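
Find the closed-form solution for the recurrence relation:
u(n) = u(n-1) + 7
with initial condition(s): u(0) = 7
Recurrence: u(n) = u(n-1) + 7, initial: u(0) = 7.
Each step adds 7, so u(n) = u(0) + 7n = 7n + 7.

u(n) = 7n + 7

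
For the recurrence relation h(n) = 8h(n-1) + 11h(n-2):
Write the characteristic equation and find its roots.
Substitute h(n) = rⁿ and divide through by rⁿ⁻²: r² - 8r - 11 = 0
Discriminant: 8² + 4·11 = 108, not a perfect square, so by the quadratic formula r = (8 ± √108)/2.
General solution: h(n) = A·r₁ⁿ + B·r₂ⁿ where r₁,r₂ = (8 ± √108)/2

Characteristic: r² - 8r - 11 = 0, Roots: r = (8 ± √108)/2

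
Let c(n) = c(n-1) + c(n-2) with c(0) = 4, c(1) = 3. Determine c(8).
Computing the sequence terms:
4, 3, 7, 10, 17, 27, 44, 71, 115

115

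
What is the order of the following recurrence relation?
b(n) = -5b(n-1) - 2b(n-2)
The order is the largest lag k for which b(n-k) appears. Here the deepest term is b(n-2), so the order is 2.

Order 2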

What is required: Print every line of the records exactly. Omit nothing.

Response:
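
Find the closed-form solution for the recurrence relation:
u(n) = u(n-1) + 7
with initial condition(s): u(0) = 7
Recurrence: u(n) = u(n-1) + 7, initial: u(0) = 7.
Each step adds 7, so u(n) = u(0) + 7n = 7n + 7.

u(n) = 7n + 7

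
For the recurrence relation h(n) = 8h(n-1) + 11h(n-2):
Write the characteristic equation and find its roots.
Substitute h(n) = rⁿ and divide through by rⁿ⁻²: r² - 8r - 11 = 0
Discriminant: 8² + 4·11 = 108, not a perfect square, so by the quadratic formula r = (8 ± √108)/2.
General solution: h(n) = A·r₁ⁿ + B·r₂ⁿ where r₁,r₂ = (8 ± √108)/2

Characteristic: r² - 8r - 11 = 0, Roots: r = (8 ± √108)/2

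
Let c(n) = c(n-1) + c(n-2) with c(0) = 4, c(1) = 3. Determine c(8).
Computing the sequence terms:
4, 3, 7, 10, 17, 27, 44, 71, 115

115

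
What is the order of the following recurrence relation?
b(n) = -5b(n-1) - 2b(n-2)
The order is the largest lag k for which b(n-k) appears. Here the deepest term is b(n-2), so the order is 2.

Order 2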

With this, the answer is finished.